Pull out every line below that contains the word "fires".

==*==

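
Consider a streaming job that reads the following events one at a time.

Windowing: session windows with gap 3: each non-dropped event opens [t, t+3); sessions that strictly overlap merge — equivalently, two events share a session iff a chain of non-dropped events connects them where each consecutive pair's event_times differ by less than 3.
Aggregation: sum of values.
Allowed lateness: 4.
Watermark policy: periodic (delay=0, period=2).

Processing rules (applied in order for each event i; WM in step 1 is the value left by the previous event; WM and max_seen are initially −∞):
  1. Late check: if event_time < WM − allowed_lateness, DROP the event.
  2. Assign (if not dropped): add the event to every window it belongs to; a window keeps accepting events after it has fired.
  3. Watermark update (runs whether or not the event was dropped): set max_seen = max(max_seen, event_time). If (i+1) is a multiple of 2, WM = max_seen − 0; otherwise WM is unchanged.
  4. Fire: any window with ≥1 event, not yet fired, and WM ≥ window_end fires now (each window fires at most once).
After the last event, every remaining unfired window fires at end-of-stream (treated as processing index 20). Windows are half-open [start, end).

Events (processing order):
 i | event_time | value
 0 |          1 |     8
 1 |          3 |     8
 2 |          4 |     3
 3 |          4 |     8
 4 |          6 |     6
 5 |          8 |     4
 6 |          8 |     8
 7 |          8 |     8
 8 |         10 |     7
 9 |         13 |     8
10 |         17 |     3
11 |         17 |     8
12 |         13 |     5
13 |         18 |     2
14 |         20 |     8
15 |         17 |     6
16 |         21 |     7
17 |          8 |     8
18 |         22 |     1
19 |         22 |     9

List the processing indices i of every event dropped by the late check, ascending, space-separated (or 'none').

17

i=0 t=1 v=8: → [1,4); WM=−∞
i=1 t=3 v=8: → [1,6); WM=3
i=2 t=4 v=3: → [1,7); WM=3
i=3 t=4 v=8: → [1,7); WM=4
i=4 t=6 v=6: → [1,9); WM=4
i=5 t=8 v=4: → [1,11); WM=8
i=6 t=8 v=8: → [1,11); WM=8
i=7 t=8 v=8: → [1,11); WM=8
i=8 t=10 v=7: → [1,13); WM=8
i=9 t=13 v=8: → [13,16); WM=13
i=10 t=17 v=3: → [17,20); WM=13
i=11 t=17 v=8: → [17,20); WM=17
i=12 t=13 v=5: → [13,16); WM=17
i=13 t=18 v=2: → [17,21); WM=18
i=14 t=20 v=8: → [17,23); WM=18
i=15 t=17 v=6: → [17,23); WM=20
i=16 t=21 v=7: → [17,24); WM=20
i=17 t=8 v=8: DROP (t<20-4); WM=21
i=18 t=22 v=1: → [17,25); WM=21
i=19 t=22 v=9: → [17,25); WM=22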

==*==

### RESULT FOR THIS TASK
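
  4. Fire: any window with ≥1 event, not yet fired, and WM ≥ window_end fires now (each window fires at most once).
After the last event, every remaining unfired window fires at end-of-stream (treated as processing index 20). Windows are half-open [start, end).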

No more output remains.